● TASK DESCRIPTION
Copy the data. Keep every character as given.

-- PROVIDED INFORMATION follows --

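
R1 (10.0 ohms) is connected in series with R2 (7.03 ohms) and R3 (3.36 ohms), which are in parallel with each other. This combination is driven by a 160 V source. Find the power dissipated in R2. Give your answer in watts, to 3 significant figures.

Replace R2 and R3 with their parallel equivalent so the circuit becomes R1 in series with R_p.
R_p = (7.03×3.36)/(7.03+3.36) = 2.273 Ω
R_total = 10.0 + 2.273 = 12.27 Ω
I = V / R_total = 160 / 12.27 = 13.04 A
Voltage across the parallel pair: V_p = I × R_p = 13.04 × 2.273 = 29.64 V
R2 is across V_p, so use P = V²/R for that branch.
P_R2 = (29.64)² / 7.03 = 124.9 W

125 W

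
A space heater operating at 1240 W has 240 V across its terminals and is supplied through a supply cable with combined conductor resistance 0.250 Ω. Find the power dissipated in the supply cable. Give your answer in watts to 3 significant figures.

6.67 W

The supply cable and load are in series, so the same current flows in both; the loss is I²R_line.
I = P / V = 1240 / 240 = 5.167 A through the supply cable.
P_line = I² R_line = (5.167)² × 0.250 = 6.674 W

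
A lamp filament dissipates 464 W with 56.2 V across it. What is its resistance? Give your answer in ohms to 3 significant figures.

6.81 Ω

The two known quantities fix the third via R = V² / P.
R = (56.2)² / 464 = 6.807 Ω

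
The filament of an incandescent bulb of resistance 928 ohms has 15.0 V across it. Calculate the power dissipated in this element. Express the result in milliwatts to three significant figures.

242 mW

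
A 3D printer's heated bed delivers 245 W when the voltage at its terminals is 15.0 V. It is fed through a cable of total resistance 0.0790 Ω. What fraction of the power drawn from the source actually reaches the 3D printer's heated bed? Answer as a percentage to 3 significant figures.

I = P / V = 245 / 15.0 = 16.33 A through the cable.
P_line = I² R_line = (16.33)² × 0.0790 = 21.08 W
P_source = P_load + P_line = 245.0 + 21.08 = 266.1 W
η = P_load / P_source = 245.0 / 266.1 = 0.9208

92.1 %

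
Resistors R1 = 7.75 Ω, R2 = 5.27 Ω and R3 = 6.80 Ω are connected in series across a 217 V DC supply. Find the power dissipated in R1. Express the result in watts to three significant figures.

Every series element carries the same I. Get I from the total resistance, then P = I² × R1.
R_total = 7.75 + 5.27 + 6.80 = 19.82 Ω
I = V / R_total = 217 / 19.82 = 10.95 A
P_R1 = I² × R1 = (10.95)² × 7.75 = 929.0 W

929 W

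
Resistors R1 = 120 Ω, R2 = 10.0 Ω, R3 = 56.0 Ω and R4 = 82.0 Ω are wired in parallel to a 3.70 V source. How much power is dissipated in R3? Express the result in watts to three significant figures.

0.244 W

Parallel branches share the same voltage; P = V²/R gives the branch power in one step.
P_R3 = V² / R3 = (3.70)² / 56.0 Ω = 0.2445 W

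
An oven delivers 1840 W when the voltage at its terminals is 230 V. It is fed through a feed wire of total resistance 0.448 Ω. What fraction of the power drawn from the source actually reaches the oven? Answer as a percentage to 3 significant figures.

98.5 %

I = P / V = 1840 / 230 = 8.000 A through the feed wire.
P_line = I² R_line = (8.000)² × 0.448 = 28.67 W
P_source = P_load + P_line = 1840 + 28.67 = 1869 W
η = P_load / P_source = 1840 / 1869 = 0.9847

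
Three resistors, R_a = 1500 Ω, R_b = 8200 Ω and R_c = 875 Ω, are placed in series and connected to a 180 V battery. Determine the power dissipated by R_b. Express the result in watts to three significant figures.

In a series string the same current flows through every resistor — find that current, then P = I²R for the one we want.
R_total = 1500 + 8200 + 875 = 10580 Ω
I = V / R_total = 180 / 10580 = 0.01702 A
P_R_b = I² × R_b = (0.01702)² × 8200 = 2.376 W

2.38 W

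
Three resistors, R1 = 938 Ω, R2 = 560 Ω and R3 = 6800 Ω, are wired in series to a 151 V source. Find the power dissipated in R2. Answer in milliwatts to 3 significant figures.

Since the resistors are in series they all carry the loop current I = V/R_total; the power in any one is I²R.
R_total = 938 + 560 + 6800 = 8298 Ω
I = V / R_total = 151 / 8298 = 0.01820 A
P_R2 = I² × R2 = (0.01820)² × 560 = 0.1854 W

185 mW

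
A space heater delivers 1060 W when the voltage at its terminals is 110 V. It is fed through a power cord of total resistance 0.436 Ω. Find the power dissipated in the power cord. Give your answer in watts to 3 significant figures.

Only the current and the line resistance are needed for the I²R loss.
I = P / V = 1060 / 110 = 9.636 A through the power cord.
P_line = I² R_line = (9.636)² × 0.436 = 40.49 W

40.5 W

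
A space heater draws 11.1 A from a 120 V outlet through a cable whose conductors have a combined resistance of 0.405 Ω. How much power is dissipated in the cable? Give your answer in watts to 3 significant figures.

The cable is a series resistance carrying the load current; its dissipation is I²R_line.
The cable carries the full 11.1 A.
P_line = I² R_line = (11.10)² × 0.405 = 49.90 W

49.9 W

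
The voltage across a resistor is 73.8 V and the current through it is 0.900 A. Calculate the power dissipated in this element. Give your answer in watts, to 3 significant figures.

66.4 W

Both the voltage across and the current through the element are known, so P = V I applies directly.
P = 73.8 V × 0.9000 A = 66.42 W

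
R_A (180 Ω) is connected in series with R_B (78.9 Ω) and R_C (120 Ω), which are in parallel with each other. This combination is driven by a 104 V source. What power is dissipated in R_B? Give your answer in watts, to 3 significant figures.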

-- PROVIDED INFORMATION concluded --

● SOLVED EXERCISE
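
R1 (10.0 ohms) is connected in series with R2 (7.03 ohms) and R3 (3.36 ohms), which are in parallel with each other. This combination is driven by a 160 V source. Find the power dissipated in R2. Give your answer in watts, to 3 significant figures.

Replace R2 and R3 with their parallel equivalent so the circuit becomes R1 in series with R_p.
R_p = (7.03×3.36)/(7.03+3.36) = 2.273 Ω
R_total = 10.0 + 2.273 = 12.27 Ω
I = V / R_total = 160 / 12.27 = 13.04 A
Voltage across the parallel pair: V_p = I × R_p = 13.04 × 2.273 = 29.64 V
R2 is across V_p, so use P = V²/R for that branch.
P_R2 = (29.64)² / 7.03 = 124.9 W

125 W

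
A space heater operating at 1240 W has 240 V across its terminals and is supplied through a supply cable with combined conductor resistance 0.250 Ω. Find the power dissipated in the supply cable. Give your answer in watts to 3 significant figures.

6.67 W

The supply cable and load are in series, so the same current flows in both; the loss is I²R_line.
I = P / V = 1240 / 240 = 5.167 A through the supply cable.
P_line = I² R_line = (5.167)² × 0.250 = 6.674 W

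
A lamp filament dissipates 464 W with 56.2 V across it. What is its resistance? Give your answer in ohms to 3 significant figures.

6.81 Ω

The two known quantities fix the third via R = V² / P.
R = (56.2)² / 464 = 6.807 Ω

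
The filament of an incandescent bulb of resistance 928 ohms has 15.0 V across it. Calculate the power dissipated in this element. Express the result in milliwatts to three significant figures.

242 mW

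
A 3D printer's heated bed delivers 245 W when the voltage at its terminals is 15.0 V. It is fed through a cable of total resistance 0.0790 Ω. What fraction of the power drawn from the source actually reaches the 3D printer's heated bed? Answer as a percentage to 3 significant figures.

I = P / V = 245 / 15.0 = 16.33 A through the cable.
P_line = I² R_line = (16.33)² × 0.0790 = 21.08 W
P_source = P_load + P_line = 245.0 + 21.08 = 266.1 W
η = P_load / P_source = 245.0 / 266.1 = 0.9208

92.1 %

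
Resistors R1 = 7.75 Ω, R2 = 5.27 Ω and R3 = 6.80 Ω are connected in series across a 217 V DC supply. Find the power dissipated in R1. Express the result in watts to three significant figures.

Every series element carries the same I. Get I from the total resistance, then P = I² × R1.
R_total = 7.75 + 5.27 + 6.80 = 19.82 Ω
I = V / R_total = 217 / 19.82 = 10.95 A
P_R1 = I² × R1 = (10.95)² × 7.75 = 929.0 W

929 W

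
Resistors R1 = 120 Ω, R2 = 10.0 Ω, R3 = 56.0 Ω and R4 = 82.0 Ω are wired in parallel to a 3.70 V source. How much power is dissipated in R3? Express the result in watts to three significant figures.

0.244 W

Parallel branches share the same voltage; P = V²/R gives the branch power in one step.
P_R3 = V² / R3 = (3.70)² / 56.0 Ω = 0.2445 W

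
An oven delivers 1840 W when the voltage at its terminals is 230 V. It is fed through a feed wire of total resistance 0.448 Ω. What fraction of the power drawn from the source actually reaches the oven? Answer as a percentage to 3 significant figures.

98.5 %

I = P / V = 1840 / 230 = 8.000 A through the feed wire.
P_line = I² R_line = (8.000)² × 0.448 = 28.67 W
P_source = P_load + P_line = 1840 + 28.67 = 1869 W
η = P_load / P_source = 1840 / 1869 = 0.9847

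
Three resistors, R_a = 1500 Ω, R_b = 8200 Ω and R_c = 875 Ω, are placed in series and connected to a 180 V battery. Determine the power dissipated by R_b. Express the result in watts to three significant figures.

In a series string the same current flows through every resistor — find that current, then P = I²R for the one we want.
R_total = 1500 + 8200 + 875 = 10580 Ω
I = V / R_total = 180 / 10580 = 0.01702 A
P_R_b = I² × R_b = (0.01702)² × 8200 = 2.376 W

2.38 W

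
Three resistors, R1 = 938 Ω, R2 = 560 Ω and R3 = 6800 Ω, are wired in series to a 151 V source. Find the power dissipated in R2. Answer in milliwatts to 3 significant figures.

Since the resistors are in series they all carry the loop current I = V/R_total; the power in any one is I²R.
R_total = 938 + 560 + 6800 = 8298 Ω
I = V / R_total = 151 / 8298 = 0.01820 A
P_R2 = I² × R2 = (0.01820)² × 560 = 0.1854 W

185 mW

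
A space heater delivers 1060 W when the voltage at its terminals is 110 V. It is fed through a power cord of total resistance 0.436 Ω. Find the power dissipated in the power cord. Give your answer in watts to 3 significant figures.

Only the current and the line resistance are needed for the I²R loss.
I = P / V = 1060 / 110 = 9.636 A through the power cord.
P_line = I² R_line = (9.636)² × 0.436 = 40.49 W

40.5 W

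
A space heater draws 11.1 A from a 120 V outlet through a cable whose conductors have a combined resistance of 0.405 Ω. How much power is dissipated in the cable? Give your answer in watts to 3 significant figures.

The cable is a series resistance carrying the load current; its dissipation is I²R_line.
The cable carries the full 11.1 A.
P_line = I² R_line = (11.10)² × 0.405 = 49.90 W

49.9 W

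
The voltage across a resistor is 73.8 V and the current through it is 0.900 A. Calculate the power dissipated in this element. Give your answer in watts, to 3 significant figures.

66.4 W

Both the voltage across and the current through the element are known, so P = V I applies directly.
P = 73.8 V × 0.9000 A = 66.42 W

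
R_A (180 Ω) is connected in series with R_B (78.9 Ω) and R_C (120 Ω), which are in parallel with each other. This combination is driven by a 104 V source. What power is dissipated in R_B? Give your answer in watts, to 3 significant figures.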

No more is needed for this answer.